*Task item*. Show each line from the records below in which the word "given" occurs.

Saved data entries
+---+

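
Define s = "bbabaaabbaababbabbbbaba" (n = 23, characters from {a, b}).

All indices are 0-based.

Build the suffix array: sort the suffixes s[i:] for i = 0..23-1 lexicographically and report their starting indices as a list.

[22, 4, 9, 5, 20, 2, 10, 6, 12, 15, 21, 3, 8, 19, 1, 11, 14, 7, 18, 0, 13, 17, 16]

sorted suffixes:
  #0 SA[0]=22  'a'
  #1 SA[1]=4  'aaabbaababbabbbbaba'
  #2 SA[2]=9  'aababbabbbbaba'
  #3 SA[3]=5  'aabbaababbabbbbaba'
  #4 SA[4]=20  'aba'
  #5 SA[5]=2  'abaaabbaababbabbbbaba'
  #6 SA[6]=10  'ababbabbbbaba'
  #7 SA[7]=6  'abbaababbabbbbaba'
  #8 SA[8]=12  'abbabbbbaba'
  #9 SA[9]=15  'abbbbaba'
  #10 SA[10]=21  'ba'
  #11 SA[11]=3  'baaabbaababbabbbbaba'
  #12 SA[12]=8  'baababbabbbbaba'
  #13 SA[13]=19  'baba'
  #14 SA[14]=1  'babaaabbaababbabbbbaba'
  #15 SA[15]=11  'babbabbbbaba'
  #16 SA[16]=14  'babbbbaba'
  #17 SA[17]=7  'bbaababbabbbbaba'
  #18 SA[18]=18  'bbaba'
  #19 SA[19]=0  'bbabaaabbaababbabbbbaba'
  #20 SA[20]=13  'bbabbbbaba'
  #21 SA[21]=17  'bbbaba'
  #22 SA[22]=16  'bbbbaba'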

+---+

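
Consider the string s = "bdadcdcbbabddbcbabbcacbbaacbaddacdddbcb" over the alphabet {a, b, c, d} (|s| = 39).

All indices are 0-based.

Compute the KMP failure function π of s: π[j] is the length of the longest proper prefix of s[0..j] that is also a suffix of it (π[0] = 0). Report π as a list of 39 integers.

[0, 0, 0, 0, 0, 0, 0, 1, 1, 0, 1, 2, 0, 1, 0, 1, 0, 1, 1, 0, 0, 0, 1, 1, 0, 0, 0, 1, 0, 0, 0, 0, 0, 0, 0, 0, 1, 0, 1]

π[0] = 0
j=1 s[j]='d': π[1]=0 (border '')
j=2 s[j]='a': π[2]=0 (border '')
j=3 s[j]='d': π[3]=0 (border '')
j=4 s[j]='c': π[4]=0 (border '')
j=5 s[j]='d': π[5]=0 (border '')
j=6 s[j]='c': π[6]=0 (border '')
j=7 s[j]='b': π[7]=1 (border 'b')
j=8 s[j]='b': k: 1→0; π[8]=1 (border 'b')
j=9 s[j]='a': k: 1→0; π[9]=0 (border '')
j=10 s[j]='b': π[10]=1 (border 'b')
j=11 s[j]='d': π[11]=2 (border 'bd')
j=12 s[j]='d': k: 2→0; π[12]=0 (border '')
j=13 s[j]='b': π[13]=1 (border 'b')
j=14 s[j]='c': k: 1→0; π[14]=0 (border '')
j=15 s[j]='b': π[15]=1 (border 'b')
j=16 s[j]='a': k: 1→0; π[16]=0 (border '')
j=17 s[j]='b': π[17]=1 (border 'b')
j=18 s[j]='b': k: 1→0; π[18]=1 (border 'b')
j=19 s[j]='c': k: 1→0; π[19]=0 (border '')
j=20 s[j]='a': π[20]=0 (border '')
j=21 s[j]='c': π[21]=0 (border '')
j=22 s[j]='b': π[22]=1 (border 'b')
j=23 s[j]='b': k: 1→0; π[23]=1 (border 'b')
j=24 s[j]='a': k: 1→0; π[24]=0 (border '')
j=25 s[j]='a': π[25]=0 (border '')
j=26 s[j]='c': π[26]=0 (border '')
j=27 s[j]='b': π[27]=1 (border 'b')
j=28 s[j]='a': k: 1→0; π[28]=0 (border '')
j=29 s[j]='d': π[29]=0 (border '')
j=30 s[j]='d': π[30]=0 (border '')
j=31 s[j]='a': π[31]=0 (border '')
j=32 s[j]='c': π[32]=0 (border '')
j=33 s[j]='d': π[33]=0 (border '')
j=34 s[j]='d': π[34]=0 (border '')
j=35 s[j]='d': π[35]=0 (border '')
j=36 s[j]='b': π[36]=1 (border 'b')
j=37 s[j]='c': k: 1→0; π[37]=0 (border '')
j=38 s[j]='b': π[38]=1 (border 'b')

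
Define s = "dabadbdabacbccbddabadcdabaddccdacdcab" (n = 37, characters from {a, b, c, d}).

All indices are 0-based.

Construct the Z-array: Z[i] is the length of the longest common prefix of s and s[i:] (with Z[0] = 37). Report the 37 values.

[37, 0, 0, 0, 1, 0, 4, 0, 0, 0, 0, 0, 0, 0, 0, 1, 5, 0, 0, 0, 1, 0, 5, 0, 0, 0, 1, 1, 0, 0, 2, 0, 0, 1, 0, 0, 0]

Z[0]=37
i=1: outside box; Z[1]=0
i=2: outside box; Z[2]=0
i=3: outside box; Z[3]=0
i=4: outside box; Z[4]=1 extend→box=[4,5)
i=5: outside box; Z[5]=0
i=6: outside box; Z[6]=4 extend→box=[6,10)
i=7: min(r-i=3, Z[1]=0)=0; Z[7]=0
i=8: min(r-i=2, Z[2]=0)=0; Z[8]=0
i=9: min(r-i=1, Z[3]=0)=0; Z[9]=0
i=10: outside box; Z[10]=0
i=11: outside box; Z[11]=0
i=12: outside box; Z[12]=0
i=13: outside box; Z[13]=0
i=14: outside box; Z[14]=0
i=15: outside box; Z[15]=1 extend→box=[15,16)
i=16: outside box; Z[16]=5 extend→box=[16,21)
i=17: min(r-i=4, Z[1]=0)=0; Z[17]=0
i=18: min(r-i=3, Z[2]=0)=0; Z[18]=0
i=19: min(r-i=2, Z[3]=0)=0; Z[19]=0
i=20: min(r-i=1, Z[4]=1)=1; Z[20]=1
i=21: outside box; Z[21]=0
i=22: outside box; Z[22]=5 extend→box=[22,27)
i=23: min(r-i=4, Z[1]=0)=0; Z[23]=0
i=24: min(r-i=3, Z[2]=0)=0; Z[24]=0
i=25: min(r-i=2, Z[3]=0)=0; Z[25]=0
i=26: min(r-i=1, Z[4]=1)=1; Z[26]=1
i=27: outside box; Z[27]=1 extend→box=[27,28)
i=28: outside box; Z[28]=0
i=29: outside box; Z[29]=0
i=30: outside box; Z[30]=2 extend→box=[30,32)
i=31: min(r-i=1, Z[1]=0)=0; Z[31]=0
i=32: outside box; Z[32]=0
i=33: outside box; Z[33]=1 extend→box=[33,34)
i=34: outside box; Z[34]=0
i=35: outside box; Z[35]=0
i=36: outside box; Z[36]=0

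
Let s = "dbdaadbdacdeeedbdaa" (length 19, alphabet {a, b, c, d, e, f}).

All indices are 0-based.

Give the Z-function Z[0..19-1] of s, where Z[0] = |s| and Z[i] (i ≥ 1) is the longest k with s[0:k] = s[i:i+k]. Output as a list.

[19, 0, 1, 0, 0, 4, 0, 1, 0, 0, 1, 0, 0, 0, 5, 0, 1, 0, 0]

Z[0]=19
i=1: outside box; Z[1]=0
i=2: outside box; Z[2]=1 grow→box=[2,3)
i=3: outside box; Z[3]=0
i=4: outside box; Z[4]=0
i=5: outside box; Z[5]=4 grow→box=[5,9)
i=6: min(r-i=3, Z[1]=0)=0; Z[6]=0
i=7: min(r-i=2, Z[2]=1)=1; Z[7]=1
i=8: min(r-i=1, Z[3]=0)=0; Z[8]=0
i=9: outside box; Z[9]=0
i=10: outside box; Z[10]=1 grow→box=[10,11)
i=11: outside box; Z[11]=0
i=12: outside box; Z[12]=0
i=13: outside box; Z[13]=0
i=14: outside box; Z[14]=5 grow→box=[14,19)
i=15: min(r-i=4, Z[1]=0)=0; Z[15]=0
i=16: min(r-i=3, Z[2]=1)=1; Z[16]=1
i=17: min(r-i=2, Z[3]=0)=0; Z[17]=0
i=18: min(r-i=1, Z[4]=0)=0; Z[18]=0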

+---+

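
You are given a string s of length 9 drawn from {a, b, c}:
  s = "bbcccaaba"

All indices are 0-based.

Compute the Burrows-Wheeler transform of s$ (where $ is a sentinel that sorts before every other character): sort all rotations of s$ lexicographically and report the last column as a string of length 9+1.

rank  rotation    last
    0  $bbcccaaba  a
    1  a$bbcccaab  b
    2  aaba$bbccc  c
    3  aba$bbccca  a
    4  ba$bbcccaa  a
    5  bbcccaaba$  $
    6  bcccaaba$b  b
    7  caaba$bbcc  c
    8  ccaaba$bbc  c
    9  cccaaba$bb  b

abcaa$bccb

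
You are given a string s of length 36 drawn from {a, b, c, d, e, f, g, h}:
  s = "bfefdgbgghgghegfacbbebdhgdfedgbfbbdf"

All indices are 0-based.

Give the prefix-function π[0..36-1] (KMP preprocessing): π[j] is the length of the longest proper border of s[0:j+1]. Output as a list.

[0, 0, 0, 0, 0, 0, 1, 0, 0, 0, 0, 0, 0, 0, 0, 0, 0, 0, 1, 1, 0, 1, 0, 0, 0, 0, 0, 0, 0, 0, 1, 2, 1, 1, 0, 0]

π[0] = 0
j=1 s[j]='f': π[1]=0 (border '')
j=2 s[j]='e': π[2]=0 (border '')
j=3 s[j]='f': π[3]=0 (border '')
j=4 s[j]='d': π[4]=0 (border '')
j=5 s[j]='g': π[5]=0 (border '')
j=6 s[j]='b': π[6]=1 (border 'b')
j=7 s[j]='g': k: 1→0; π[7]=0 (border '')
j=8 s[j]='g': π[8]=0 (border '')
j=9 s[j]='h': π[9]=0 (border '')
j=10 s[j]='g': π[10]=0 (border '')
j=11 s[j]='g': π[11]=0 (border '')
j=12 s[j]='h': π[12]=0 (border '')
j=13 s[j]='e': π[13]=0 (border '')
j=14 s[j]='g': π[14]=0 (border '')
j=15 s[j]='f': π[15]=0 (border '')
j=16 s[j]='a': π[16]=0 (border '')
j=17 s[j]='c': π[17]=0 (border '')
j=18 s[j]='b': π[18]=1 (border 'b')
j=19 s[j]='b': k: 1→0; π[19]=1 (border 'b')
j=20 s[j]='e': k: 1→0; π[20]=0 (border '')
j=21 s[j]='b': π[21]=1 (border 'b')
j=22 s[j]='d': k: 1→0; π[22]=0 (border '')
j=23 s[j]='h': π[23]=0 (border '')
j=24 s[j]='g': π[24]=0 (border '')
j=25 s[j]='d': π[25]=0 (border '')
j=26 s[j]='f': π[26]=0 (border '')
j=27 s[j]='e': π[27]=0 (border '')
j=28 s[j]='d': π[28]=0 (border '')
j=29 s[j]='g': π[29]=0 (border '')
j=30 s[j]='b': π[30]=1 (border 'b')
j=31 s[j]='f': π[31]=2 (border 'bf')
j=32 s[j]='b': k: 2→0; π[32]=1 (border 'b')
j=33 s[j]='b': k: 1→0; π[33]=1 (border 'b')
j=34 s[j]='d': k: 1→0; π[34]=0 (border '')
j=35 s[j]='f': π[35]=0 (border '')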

+---+

*Result for this exercise*.
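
You are given a string s of length 9 drawn from {a, b, c}:
You are given a string s of length 36 drawn from {a, b, c, d, e, f, g, h}: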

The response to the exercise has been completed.